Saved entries
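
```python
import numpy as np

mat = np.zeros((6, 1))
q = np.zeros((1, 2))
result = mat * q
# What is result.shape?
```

(6, 2)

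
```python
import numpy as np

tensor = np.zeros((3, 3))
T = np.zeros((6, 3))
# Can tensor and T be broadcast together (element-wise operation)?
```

No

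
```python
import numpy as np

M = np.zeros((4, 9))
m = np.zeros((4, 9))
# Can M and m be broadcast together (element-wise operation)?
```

Yes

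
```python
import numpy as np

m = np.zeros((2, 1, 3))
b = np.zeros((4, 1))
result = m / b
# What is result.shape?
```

(2, 4, 3)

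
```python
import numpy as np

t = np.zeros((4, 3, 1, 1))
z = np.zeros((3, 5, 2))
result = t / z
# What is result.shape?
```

(4, 3, 5, 2)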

*Prompt:*
Give back every line of the data above exactly as written.

*Response area:*
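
```python
import numpy as np

mat = np.zeros((6, 1))
q = np.zeros((1, 2))
result = mat * q
# What is result.shape?
```

(6, 2)

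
```python
import numpy as np

tensor = np.zeros((3, 3))
T = np.zeros((6, 3))
# Can tensor and T be broadcast together (element-wise operation)?
```

No

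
```python
import numpy as np

M = np.zeros((4, 9))
m = np.zeros((4, 9))
# Can M and m be broadcast together (element-wise operation)?
```

Yes

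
```python
import numpy as np

m = np.zeros((2, 1, 3))
b = np.zeros((4, 1))
result = m / b
# What is result.shape?
```

(2, 4, 3)

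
```python
import numpy as np

t = np.zeros((4, 3, 1, 1))
z = np.zeros((3, 5, 2))
result = t / z
# What is result.shape?
```

(4, 3, 5, 2)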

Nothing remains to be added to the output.